Your instructions: Return a copy of every line in the records that includes the word "both".

Saved data entries
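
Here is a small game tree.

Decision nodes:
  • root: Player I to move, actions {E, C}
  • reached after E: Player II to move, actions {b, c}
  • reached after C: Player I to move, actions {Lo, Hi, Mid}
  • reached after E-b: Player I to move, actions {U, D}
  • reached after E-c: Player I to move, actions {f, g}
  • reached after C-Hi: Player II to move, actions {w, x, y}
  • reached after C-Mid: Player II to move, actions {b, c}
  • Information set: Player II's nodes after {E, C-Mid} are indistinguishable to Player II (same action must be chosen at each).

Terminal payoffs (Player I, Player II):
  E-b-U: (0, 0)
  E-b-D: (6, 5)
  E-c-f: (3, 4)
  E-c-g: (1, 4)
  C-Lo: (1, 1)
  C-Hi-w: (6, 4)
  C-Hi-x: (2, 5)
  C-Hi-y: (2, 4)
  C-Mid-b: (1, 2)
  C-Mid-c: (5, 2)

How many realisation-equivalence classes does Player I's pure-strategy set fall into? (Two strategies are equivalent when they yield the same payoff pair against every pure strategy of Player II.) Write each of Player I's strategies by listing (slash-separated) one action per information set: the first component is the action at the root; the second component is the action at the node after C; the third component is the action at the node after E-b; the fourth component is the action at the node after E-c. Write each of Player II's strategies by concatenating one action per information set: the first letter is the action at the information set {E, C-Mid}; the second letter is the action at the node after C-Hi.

Player I has 24 pure strategies: E/Lo/U/f, E/Lo/U/g, E/Lo/D/f, E/Lo/D/g, E/Hi/U/f, E/Hi/U/g, E/Hi/D/f, E/Hi/D/g, E/Mid/U/f, E/Mid/U/g, E/Mid/D/f, E/Mid/D/g, C/Lo/U/f, C/Lo/U/g, C/Lo/D/f, C/Lo/D/g, C/Hi/U/f, C/Hi/U/g, C/Hi/D/f, C/Hi/D/g, C/Mid/U/f, C/Mid/U/g, C/Mid/D/f, C/Mid/D/g. Columns: bw, bx, by, cw, cx, cy.
{E/Lo/U/f, E/Hi/U/f, E/Mid/U/f} → row (0,0) (0,0) (0,0) (3,4) (3,4) (3,4)
{E/Lo/U/g, E/Hi/U/g, E/Mid/U/g} → row (0,0) (0,0) (0,0) (1,4) (1,4) (1,4)
{E/Lo/D/f, E/Hi/D/f, E/Mid/D/f} → row (6,5) (6,5) (6,5) (3,4) (3,4) (3,4)
{E/Lo/D/g, E/Hi/D/g, E/Mid/D/g} → row (6,5) (6,5) (6,5) (1,4) (1,4) (1,4)
{C/Lo/U/f, C/Lo/U/g, C/Lo/D/f, C/Lo/D/g} → row (1,1) (1,1) (1,1) (1,1) (1,1) (1,1)
{C/Hi/U/f, C/Hi/U/g, C/Hi/D/f, C/Hi/D/g} → row (6,4) (2,5) (2,4) (6,4) (2,5) (2,4)
{C/Mid/U/f, C/Mid/U/g, C/Mid/D/f, C/Mid/D/g} → row (1,2) (1,2) (1,2) (5,2) (5,2) (5,2)
That's 7 distinct rows out of 24 strategies.

7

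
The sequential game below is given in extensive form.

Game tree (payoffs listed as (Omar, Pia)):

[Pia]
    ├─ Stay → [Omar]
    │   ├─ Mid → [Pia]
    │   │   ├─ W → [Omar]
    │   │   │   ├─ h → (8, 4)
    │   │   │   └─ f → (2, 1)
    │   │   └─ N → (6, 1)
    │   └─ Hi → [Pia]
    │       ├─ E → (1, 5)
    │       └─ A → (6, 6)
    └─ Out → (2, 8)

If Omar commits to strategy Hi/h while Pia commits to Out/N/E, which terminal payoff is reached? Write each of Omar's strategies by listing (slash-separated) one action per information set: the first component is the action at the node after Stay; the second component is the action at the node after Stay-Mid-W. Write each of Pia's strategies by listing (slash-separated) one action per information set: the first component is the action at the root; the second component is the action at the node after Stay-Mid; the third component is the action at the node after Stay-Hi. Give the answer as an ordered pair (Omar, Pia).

Trace the play path from the root:
  Pia plays Out
→ terminal payoff (2, 8).
(Omar's choice at the node after Stay is never reached on this path, so it doesn't affect the outcome.)

(2, 8)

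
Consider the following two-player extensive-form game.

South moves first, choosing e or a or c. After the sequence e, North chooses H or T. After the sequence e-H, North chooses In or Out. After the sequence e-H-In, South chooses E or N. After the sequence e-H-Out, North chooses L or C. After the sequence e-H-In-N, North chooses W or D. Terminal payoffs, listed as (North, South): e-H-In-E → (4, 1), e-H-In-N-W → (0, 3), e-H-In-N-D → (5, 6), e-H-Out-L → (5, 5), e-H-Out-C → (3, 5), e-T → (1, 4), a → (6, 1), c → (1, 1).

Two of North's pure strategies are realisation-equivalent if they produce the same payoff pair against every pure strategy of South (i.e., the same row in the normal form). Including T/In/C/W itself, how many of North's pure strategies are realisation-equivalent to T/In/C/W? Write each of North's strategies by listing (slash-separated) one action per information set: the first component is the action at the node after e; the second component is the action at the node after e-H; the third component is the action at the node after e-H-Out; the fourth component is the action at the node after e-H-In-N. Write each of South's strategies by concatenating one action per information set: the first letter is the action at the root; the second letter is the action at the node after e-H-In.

8

Row for T/In/C/W (columns eE, eN, aE, aN, cE, cN): (1,4) (1,4) (6,1) (6,1) (1,1) (1,1).
Under T/In/C/W, North's choice at the node after e-H and at the node after e-H-Out and at the node after e-H-In-N can never be reached regardless of what South does, so varying those choices leaves every outcome unchanged.
Holding the reachable choices fixed and varying the unreachable ones freely already gives 2 × 2 × 2 = 8 equivalent strategies.
No other strategy reproduces this row, so those 8 are the full class: T/In/L/W, T/In/L/D, T/In/C/W, T/In/C/D, T/Out/L/W, T/Out/L/D, T/Out/C/W, T/Out/C/D.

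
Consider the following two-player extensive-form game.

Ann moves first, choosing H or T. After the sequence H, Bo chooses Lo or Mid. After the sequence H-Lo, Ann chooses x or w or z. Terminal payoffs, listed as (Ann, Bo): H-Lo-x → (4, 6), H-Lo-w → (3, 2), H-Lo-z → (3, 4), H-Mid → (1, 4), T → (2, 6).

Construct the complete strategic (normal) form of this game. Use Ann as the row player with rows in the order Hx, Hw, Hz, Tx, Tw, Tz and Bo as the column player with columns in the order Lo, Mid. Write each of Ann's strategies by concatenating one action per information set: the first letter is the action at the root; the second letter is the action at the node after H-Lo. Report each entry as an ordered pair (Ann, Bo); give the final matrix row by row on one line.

Hx: (4,6) (1,4) | Hw: (3,2) (1,4) | Hz: (3,4) (1,4) | Tx: (2,6) (2,6) | Tw: (2,6) (2,6) | Tz: (2,6) (2,6)

Row Hx: Lo→(4,6), Mid→(1,4)
Row Hw: Lo→(3,2), Mid→(1,4)
Row Hz: Lo→(3,4), Mid→(1,4)
Row Tx: Lo→(2,6), Mid→(2,6)
Row Tw: Lo→(2,6), Mid→(2,6)
Row Tz: Lo→(2,6), Mid→(2,6)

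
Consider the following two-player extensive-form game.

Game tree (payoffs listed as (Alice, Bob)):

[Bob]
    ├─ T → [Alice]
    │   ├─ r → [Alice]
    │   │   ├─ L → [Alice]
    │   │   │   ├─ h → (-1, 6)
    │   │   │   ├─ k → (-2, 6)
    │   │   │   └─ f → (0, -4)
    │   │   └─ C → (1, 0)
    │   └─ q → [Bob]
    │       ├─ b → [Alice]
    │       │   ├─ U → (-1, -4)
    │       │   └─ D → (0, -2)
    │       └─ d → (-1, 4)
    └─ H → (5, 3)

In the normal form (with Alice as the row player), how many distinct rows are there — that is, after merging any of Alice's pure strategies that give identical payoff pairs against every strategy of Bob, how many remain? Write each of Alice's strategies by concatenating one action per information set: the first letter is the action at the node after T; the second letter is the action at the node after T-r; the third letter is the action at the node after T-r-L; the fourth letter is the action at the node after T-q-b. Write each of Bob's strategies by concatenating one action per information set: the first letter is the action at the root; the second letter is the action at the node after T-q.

Alice has 24 pure strategies: rLhU, rLhD, rLkU, rLkD, rLfU, rLfD, rChU, rChD, rCkU, rCkD, rCfU, rCfD, qLhU, qLhD, qLkU, qLkD, qLfU, qLfD, qChU, qChD, qCkU, qCkD, qCfU, qCfD. Columns: Tb, Td, Hb, Hd.
{rLhU, rLhD} → row (-1,6) (-1,6) (5,3) (5,3)
{rLkU, rLkD} → row (-2,6) (-2,6) (5,3) (5,3)
{rLfU, rLfD} → row (0,-4) (0,-4) (5,3) (5,3)
{rChU, rChD, rCkU, rCkD, rCfU, rCfD} → row (1,0) (1,0) (5,3) (5,3)
{qLhU, qLkU, qLfU, qChU, qCkU, qCfU} → row (-1,-4) (-1,4) (5,3) (5,3)
{qLhD, qLkD, qLfD, qChD, qCkD, qCfD} → row (0,-2) (-1,4) (5,3) (5,3)
That's 6 distinct rows out of 24 strategies.

6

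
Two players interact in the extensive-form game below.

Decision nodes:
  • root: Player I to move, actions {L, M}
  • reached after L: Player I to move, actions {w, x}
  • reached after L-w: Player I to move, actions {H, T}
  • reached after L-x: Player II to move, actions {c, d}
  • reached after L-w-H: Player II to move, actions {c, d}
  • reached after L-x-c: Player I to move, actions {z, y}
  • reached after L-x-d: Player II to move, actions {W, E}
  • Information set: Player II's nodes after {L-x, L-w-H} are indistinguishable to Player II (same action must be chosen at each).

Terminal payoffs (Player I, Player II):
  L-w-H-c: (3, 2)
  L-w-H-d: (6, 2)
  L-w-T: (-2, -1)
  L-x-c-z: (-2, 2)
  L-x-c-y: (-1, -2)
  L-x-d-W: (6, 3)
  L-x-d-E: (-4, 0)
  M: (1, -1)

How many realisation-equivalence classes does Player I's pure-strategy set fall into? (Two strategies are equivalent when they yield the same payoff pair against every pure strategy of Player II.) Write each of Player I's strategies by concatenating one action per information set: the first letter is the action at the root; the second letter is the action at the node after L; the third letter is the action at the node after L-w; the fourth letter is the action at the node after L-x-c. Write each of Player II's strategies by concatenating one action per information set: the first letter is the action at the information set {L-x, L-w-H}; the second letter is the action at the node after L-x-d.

Player I has 16 pure strategies: LwHz, LwHy, LwTz, LwTy, LxHz, LxHy, LxTz, LxTy, MwHz, MwHy, MwTz, MwTy, MxHz, MxHy, MxTz, MxTy. Columns: cW, cE, dW, dE.
{LwHz, LwHy} → row (3,2) (3,2) (6,2) (6,2)
{LwTz, LwTy} → row (-2,-1) (-2,-1) (-2,-1) (-2,-1)
{LxHz, LxTz} → row (-2,2) (-2,2) (6,3) (-4,0)
{LxHy, LxTy} → row (-1,-2) (-1,-2) (6,3) (-4,0)
{MwHz, MwHy, MwTz, MwTy, MxHz, MxHy, MxTz, MxTy} → row (1,-1) (1,-1) (1,-1) (1,-1)
That's 5 distinct rows out of 16 strategies.

5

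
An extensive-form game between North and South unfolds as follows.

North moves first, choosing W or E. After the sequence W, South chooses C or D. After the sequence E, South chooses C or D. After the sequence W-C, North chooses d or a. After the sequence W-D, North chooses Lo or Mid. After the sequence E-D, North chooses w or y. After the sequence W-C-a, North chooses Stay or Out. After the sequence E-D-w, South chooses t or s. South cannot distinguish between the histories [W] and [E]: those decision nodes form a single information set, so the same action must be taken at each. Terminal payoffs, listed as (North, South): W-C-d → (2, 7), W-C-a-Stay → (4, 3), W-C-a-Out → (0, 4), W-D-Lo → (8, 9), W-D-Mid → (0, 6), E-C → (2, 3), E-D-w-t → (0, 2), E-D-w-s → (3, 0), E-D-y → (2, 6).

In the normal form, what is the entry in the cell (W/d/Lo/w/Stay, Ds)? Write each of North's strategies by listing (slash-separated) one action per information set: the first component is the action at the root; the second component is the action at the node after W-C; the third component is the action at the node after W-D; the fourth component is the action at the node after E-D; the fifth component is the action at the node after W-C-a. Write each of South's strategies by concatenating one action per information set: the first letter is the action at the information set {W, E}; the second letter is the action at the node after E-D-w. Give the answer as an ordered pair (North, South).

Trace the play path from the root:
  North plays W
  South plays D at [W]
  North plays Lo at [W-D]
→ terminal payoff (8, 9).
(North's choice at the node after W-C is never reached on this path, so it doesn't affect the outcome.)

(8, 9)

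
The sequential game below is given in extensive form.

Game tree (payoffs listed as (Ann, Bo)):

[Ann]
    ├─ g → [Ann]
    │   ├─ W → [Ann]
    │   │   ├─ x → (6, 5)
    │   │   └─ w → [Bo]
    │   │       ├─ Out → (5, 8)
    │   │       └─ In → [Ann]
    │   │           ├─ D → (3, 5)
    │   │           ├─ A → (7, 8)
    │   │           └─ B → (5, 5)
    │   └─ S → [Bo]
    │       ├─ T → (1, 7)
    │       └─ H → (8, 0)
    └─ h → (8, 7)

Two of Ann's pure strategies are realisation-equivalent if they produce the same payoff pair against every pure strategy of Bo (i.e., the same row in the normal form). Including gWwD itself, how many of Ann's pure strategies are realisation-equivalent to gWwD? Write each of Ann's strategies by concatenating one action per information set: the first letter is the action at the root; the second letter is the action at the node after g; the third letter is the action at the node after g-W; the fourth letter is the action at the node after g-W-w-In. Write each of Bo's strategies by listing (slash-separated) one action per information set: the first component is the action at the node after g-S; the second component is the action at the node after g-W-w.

Row for gWwD (columns T/Out, T/In, H/Out, H/In): (5,8) (3,5) (5,8) (3,5).
Every one of Ann's information sets is on the play path for some reply by Bo when Ann follows gWwD.
Changing the action at any of them therefore changes at least one column, so only gWwD itself gives this row.

1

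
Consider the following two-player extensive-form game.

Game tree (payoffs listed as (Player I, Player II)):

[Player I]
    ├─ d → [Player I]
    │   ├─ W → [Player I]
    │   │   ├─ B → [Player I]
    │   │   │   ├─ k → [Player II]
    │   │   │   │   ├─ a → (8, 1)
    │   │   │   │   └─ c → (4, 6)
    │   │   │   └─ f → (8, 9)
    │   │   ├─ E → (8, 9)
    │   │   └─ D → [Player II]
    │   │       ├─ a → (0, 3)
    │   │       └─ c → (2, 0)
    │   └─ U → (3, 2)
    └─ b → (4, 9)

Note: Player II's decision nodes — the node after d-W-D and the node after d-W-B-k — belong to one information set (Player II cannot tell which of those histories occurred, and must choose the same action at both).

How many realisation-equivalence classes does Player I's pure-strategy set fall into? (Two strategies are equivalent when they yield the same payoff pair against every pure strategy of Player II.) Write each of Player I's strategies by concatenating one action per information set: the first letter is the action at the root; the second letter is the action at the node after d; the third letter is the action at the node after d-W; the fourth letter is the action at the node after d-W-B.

5

Player I has 24 pure strategies: dWBk, dWBf, dWEk, dWEf, dWDk, dWDf, dUBk, dUBf, dUEk, dUEf, dUDk, dUDf, bWBk, bWBf, bWEk, bWEf, bWDk, bWDf, bUBk, bUBf, bUEk, bUEf, bUDk, bUDf. Columns: a, c.
{dWBk} → row (8,1) (4,6)
{dWBf, dWEk, dWEf} → row (8,9) (8,9)
{dWDk, dWDf} → row (0,3) (2,0)
{dUBk, dUBf, dUEk, dUEf, dUDk, dUDf} → row (3,2) (3,2)
{bWBk, bWBf, bWEk, bWEf, bWDk, bWDf, bUBk, bUBf, bUEk, bUEf, bUDk, bUDf} → row (4,9) (4,9)
That's 5 distinct rows out of 24 strategies.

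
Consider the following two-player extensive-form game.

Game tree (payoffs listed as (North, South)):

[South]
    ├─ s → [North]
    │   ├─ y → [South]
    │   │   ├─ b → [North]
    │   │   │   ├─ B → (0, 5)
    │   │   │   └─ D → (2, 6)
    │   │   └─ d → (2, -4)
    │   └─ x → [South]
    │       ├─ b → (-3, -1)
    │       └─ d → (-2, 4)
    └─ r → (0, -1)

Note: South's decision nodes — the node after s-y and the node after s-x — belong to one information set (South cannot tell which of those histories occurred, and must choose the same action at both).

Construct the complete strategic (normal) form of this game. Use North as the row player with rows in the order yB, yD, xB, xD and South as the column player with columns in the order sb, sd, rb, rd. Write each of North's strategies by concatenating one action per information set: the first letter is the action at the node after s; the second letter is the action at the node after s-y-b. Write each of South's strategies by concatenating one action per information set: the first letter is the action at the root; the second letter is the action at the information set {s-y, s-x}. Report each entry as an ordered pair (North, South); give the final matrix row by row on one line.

yB: (0,5) (2,-4) (0,-1) (0,-1) | yD: (2,6) (2,-4) (0,-1) (0,-1) | xB: (-3,-1) (-2,4) (0,-1) (0,-1) | xD: (-3,-1) (-2,4) (0,-1) (0,-1)

           sb       sd       rb       rd
  yB    (0,5)   (2,-4)   (0,-1)   (0,-1)
  yD    (2,6)   (2,-4)   (0,-1)   (0,-1)
  xB  (-3,-1)   (-2,4)   (0,-1)   (0,-1)
  xD  (-3,-1)   (-2,4)   (0,-1)   (0,-1)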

Reply to the task:
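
Note: Player II's decision nodes — the node after d-W-D and the node after d-W-B-k — belong to one information set (Player II cannot tell which of those histories occurred, and must choose the same action at both).
Note: South's decision nodes — the node after s-y and the node after s-x — belong to one information set (South cannot tell which of those histories occurred, and must choose the same action at both).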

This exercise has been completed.